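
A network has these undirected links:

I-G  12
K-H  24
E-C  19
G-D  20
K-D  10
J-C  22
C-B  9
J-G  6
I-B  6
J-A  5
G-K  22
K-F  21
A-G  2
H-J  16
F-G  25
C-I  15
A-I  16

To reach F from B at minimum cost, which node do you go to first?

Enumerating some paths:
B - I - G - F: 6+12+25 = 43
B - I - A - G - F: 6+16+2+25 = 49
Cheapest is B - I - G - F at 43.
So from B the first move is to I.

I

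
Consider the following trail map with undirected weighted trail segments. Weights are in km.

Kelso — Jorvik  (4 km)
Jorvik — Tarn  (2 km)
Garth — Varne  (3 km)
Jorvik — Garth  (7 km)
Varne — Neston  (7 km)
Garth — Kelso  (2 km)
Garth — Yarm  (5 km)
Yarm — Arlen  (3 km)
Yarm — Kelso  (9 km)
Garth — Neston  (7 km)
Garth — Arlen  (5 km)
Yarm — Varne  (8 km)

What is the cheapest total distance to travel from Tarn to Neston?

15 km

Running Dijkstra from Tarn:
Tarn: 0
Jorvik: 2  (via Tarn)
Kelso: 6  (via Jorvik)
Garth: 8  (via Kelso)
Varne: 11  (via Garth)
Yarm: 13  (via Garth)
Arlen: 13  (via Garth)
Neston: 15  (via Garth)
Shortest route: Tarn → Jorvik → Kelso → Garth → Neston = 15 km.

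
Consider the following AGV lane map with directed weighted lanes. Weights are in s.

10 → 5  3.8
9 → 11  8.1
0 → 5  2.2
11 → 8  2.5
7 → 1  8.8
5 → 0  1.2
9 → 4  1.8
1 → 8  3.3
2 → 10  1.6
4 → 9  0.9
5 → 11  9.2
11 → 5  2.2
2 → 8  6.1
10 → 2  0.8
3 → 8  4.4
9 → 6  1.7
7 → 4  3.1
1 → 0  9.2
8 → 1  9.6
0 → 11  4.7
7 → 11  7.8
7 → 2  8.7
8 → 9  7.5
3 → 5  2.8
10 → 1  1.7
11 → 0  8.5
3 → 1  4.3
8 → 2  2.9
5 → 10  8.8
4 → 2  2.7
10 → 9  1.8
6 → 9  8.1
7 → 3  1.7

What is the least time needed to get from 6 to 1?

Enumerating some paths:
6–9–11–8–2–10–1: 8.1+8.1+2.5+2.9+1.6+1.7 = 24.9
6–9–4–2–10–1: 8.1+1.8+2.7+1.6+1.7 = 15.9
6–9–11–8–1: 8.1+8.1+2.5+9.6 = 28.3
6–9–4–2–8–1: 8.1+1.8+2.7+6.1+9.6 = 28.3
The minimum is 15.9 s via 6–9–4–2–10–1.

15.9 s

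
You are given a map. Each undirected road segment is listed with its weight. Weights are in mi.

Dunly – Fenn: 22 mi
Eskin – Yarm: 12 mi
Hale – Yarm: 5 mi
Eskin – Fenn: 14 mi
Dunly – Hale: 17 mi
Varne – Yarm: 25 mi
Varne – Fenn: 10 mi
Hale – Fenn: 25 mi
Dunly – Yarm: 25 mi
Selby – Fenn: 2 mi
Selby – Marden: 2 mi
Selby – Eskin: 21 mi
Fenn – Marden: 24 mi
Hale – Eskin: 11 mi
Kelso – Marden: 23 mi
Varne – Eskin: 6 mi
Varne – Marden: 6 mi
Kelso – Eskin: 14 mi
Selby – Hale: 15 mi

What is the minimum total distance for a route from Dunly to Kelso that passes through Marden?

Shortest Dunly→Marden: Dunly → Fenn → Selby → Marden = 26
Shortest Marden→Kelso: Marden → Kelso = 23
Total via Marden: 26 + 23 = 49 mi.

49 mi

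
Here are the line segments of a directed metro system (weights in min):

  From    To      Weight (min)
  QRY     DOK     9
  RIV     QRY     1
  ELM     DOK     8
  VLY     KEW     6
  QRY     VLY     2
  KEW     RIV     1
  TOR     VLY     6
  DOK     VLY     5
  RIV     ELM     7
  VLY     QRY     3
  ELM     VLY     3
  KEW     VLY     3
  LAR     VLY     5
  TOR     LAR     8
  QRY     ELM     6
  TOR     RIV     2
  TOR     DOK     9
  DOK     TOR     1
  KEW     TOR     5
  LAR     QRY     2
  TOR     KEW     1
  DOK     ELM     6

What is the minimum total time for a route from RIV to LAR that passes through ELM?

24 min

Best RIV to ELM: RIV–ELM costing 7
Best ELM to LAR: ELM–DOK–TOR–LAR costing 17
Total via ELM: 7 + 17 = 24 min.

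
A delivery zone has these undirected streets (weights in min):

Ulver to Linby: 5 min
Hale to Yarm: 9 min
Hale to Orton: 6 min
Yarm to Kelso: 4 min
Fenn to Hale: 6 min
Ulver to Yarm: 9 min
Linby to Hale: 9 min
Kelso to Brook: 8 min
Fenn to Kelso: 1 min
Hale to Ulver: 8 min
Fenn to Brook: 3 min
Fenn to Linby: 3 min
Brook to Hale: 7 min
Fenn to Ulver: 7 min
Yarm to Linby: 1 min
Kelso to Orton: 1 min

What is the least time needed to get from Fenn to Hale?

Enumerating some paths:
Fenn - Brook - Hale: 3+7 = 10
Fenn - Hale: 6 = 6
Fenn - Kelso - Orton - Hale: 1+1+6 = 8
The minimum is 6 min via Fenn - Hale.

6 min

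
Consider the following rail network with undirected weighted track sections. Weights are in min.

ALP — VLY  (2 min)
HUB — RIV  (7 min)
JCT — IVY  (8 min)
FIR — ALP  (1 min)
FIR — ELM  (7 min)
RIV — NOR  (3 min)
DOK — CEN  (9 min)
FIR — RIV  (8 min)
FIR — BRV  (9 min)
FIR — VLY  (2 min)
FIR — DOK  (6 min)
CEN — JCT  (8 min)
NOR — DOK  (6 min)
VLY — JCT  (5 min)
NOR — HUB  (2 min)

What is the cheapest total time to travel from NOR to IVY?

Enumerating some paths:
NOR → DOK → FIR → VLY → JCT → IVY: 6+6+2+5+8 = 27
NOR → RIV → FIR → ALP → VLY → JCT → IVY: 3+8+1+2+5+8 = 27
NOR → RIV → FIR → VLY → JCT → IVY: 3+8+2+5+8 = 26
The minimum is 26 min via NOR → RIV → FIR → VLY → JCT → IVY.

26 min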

---

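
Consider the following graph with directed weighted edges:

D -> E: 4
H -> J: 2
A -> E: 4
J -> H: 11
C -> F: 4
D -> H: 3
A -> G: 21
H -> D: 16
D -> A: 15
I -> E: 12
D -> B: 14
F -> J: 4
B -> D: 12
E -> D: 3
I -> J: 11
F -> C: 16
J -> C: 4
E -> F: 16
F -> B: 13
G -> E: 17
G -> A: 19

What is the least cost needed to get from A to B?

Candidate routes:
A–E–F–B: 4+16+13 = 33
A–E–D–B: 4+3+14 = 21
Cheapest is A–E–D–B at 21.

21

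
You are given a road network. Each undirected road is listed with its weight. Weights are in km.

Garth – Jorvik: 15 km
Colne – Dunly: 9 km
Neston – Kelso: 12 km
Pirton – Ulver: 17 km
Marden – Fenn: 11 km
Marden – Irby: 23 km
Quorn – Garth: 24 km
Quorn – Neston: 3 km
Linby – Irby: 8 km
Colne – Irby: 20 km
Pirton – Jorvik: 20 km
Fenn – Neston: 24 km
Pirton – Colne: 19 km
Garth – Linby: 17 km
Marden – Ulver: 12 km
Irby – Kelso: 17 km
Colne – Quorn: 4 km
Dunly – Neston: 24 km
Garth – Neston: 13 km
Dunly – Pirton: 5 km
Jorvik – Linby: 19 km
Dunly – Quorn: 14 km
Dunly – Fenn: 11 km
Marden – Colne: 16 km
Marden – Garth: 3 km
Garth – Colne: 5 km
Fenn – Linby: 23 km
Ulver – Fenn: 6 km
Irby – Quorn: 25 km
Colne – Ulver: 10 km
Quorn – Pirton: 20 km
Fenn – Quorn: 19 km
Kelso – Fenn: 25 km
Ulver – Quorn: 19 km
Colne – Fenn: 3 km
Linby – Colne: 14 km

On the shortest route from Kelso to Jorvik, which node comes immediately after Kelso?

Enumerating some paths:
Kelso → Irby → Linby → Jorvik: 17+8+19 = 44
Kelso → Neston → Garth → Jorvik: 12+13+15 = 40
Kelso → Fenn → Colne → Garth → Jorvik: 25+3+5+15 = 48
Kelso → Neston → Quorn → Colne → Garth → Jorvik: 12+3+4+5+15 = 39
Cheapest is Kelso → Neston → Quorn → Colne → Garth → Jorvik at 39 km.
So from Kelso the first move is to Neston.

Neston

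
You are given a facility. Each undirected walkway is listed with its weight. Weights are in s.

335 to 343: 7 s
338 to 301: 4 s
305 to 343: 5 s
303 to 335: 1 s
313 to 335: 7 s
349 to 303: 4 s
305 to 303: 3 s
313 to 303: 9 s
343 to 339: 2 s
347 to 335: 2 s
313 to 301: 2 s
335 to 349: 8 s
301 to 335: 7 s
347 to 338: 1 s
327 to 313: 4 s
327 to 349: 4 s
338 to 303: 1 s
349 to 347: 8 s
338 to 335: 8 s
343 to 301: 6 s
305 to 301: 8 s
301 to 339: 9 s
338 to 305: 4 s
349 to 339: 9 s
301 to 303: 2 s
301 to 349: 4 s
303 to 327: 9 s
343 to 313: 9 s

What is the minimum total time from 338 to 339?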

#### [TASK PROMPT]
List all lines from the entries that include the word "Pirton".

#### [RESULT]
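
Pirton – Ulver: 17 km
Pirton – Jorvik: 20 km
Pirton – Colne: 19 km
Dunly – Pirton: 5 km
Quorn – Pirton: 20 km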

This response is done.